● Instructions to follow
Take the records below and write them out again exactly.

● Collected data

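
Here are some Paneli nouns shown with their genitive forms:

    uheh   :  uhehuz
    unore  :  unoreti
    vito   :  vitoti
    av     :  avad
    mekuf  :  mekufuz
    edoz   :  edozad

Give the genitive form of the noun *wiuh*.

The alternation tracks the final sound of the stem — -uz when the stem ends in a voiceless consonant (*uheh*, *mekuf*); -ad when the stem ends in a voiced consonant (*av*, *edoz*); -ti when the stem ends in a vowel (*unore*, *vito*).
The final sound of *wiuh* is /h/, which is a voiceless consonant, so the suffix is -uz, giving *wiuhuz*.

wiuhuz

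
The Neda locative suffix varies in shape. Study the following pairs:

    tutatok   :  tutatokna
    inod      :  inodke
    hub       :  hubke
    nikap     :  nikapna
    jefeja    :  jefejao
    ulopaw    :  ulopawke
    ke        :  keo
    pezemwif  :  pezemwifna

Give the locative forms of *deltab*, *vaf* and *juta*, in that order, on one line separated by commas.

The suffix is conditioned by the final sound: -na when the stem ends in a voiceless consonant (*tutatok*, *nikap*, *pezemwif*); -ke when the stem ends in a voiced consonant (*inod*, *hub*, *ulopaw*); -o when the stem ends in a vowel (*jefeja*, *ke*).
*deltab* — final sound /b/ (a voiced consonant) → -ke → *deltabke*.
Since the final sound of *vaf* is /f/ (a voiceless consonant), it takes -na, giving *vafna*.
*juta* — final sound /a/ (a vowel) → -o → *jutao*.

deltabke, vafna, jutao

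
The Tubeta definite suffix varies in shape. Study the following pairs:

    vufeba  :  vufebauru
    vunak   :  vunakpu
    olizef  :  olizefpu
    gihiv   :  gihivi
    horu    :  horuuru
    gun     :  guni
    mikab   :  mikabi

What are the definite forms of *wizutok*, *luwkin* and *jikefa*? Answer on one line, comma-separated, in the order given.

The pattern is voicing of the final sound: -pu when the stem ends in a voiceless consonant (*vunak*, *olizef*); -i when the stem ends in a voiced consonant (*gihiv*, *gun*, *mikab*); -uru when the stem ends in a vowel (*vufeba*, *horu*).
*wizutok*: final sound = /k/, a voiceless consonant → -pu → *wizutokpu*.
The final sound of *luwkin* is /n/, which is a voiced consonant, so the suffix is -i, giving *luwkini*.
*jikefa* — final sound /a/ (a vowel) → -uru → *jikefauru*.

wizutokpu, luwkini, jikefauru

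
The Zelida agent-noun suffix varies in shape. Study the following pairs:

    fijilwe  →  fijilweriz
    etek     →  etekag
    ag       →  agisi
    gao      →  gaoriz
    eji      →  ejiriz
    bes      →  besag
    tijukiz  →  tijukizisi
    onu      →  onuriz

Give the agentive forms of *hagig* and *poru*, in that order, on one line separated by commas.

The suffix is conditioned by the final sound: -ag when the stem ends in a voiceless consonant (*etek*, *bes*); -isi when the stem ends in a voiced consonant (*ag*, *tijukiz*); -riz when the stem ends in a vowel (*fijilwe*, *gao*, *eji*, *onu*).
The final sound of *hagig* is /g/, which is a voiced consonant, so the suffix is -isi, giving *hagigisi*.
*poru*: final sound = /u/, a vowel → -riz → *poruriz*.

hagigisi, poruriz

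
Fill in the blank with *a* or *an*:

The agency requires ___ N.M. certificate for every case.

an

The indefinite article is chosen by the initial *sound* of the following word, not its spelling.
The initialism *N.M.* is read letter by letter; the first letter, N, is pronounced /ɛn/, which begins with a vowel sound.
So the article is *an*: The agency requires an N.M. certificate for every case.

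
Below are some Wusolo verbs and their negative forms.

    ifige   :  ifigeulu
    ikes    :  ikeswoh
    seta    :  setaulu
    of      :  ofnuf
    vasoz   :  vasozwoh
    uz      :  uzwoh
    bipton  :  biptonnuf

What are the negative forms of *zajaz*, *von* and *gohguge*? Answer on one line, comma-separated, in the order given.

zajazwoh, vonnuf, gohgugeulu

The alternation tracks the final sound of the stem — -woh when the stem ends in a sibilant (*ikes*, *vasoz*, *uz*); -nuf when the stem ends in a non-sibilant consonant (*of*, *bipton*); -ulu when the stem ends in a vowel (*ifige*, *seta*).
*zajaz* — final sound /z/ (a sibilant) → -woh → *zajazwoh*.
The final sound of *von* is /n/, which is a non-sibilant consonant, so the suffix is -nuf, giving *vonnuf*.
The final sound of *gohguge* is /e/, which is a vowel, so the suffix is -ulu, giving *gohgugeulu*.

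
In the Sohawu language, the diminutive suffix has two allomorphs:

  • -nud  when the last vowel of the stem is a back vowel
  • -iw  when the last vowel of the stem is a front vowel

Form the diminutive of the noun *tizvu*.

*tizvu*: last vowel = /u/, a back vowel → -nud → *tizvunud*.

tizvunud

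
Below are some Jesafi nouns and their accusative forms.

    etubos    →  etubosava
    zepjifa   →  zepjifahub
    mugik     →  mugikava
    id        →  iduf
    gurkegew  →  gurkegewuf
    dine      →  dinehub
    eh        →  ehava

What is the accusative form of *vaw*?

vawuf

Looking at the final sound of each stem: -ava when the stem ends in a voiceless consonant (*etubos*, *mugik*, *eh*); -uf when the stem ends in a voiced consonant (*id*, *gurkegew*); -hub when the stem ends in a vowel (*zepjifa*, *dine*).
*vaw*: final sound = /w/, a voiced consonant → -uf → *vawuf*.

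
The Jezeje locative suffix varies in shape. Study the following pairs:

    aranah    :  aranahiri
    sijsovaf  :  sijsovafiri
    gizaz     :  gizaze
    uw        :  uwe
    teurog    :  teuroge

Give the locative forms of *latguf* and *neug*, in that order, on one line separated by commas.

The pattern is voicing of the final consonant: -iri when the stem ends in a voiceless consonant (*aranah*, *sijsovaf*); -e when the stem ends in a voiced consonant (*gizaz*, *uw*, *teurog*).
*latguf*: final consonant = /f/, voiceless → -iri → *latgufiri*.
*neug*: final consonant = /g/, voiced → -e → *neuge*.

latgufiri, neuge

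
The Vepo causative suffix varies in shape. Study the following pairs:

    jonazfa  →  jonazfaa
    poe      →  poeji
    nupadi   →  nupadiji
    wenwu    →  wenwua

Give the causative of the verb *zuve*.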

● Response to the exercise
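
Here are some Paneli nouns shown with their genitive forms:

    uheh   :  uhehuz
    unore  :  unoreti
    vito   :  vitoti
    av     :  avad
    mekuf  :  mekufuz
    edoz   :  edozad

Give the genitive form of the noun *wiuh*.

The alternation tracks the final sound of the stem — -uz when the stem ends in a voiceless consonant (*uheh*, *mekuf*); -ad when the stem ends in a voiced consonant (*av*, *edoz*); -ti when the stem ends in a vowel (*unore*, *vito*).
The final sound of *wiuh* is /h/, which is a voiceless consonant, so the suffix is -uz, giving *wiuhuz*.

wiuhuz

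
The Neda locative suffix varies in shape. Study the following pairs:

    tutatok   :  tutatokna
    inod      :  inodke
    hub       :  hubke
    nikap     :  nikapna
    jefeja    :  jefejao
    ulopaw    :  ulopawke
    ke        :  keo
    pezemwif  :  pezemwifna

Give the locative forms of *deltab*, *vaf* and *juta*, in that order, on one line separated by commas.

The suffix is conditioned by the final sound: -na when the stem ends in a voiceless consonant (*tutatok*, *nikap*, *pezemwif*); -ke when the stem ends in a voiced consonant (*inod*, *hub*, *ulopaw*); -o when the stem ends in a vowel (*jefeja*, *ke*).
*deltab* — final sound /b/ (a voiced consonant) → -ke → *deltabke*.
Since the final sound of *vaf* is /f/ (a voiceless consonant), it takes -na, giving *vafna*.
*juta* — final sound /a/ (a vowel) → -o → *jutao*.

deltabke, vafna, jutao

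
The Tubeta definite suffix varies in shape. Study the following pairs:

    vufeba  :  vufebauru
    vunak   :  vunakpu
    olizef  :  olizefpu
    gihiv   :  gihivi
    horu    :  horuuru
    gun     :  guni
    mikab   :  mikabi

What are the definite forms of *wizutok*, *luwkin* and *jikefa*? Answer on one line, comma-separated, in the order given.

The pattern is voicing of the final sound: -pu when the stem ends in a voiceless consonant (*vunak*, *olizef*); -i when the stem ends in a voiced consonant (*gihiv*, *gun*, *mikab*); -uru when the stem ends in a vowel (*vufeba*, *horu*).
*wizutok*: final sound = /k/, a voiceless consonant → -pu → *wizutokpu*.
The final sound of *luwkin* is /n/, which is a voiced consonant, so the suffix is -i, giving *luwkini*.
*jikefa* — final sound /a/ (a vowel) → -uru → *jikefauru*.

wizutokpu, luwkini, jikefauru

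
The Zelida agent-noun suffix varies in shape. Study the following pairs:

    fijilwe  →  fijilweriz
    etek     →  etekag
    ag       →  agisi
    gao      →  gaoriz
    eji      →  ejiriz
    bes      →  besag
    tijukiz  →  tijukizisi
    onu      →  onuriz

Give the agentive forms of *hagig* and *poru*, in that order, on one line separated by commas.

The suffix is conditioned by the final sound: -ag when the stem ends in a voiceless consonant (*etek*, *bes*); -isi when the stem ends in a voiced consonant (*ag*, *tijukiz*); -riz when the stem ends in a vowel (*fijilwe*, *gao*, *eji*, *onu*).
The final sound of *hagig* is /g/, which is a voiced consonant, so the suffix is -isi, giving *hagigisi*.
*poru*: final sound = /u/, a vowel → -riz → *poruriz*.

hagigisi, poruriz

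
Fill in the blank with *a* or *an*:

The agency requires ___ N.M. certificate for every case.

an

The indefinite article is chosen by the initial *sound* of the following word, not its spelling.
The initialism *N.M.* is read letter by letter; the first letter, N, is pronounced /ɛn/, which begins with a vowel sound.
So the article is *an*: The agency requires an N.M. certificate for every case.

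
Below are some Wusolo verbs and their negative forms.

    ifige   :  ifigeulu
    ikes    :  ikeswoh
    seta    :  setaulu
    of      :  ofnuf
    vasoz   :  vasozwoh
    uz      :  uzwoh
    bipton  :  biptonnuf

What are the negative forms of *zajaz*, *von* and *gohguge*? Answer on one line, comma-separated, in the order given.

zajazwoh, vonnuf, gohgugeulu

The alternation tracks the final sound of the stem — -woh when the stem ends in a sibilant (*ikes*, *vasoz*, *uz*); -nuf when the stem ends in a non-sibilant consonant (*of*, *bipton*); -ulu when the stem ends in a vowel (*ifige*, *seta*).
*zajaz* — final sound /z/ (a sibilant) → -woh → *zajazwoh*.
The final sound of *von* is /n/, which is a non-sibilant consonant, so the suffix is -nuf, giving *vonnuf*.
The final sound of *gohguge* is /e/, which is a vowel, so the suffix is -ulu, giving *gohgugeulu*.

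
In the Sohawu language, the diminutive suffix has two allomorphs:

  • -nud  when the last vowel of the stem is a back vowel
  • -iw  when the last vowel of the stem is a front vowel

Form the diminutive of the noun *tizvu*.

*tizvu*: last vowel = /u/, a back vowel → -nud → *tizvunud*.

tizvunud

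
Below are some Jesafi nouns and their accusative forms.

    etubos    →  etubosava
    zepjifa   →  zepjifahub
    mugik     →  mugikava
    id        →  iduf
    gurkegew  →  gurkegewuf
    dine      →  dinehub
    eh        →  ehava

What is the accusative form of *vaw*?

vawuf

Looking at the final sound of each stem: -ava when the stem ends in a voiceless consonant (*etubos*, *mugik*, *eh*); -uf when the stem ends in a voiced consonant (*id*, *gurkegew*); -hub when the stem ends in a vowel (*zepjifa*, *dine*).
*vaw*: final sound = /w/, a voiced consonant → -uf → *vawuf*.

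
The Jezeje locative suffix varies in shape. Study the following pairs:

    aranah    :  aranahiri
    sijsovaf  :  sijsovafiri
    gizaz     :  gizaze
    uw        :  uwe
    teurog    :  teuroge

Give the locative forms of *latguf* and *neug*, in that order, on one line separated by commas.

The pattern is voicing of the final consonant: -iri when the stem ends in a voiceless consonant (*aranah*, *sijsovaf*); -e when the stem ends in a voiced consonant (*gizaz*, *uw*, *teurog*).
*latguf*: final consonant = /f/, voiceless → -iri → *latgufiri*.
*neug*: final consonant = /g/, voiced → -e → *neuge*.

latgufiri, neuge

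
The Vepo causative suffix varies in shape. Study the following pairs:

    jonazfa  →  jonazfaa
    poe      →  poeji
    nupadi   →  nupadiji
    wenwu    →  wenwua

Give the causative of the verb *zuve*.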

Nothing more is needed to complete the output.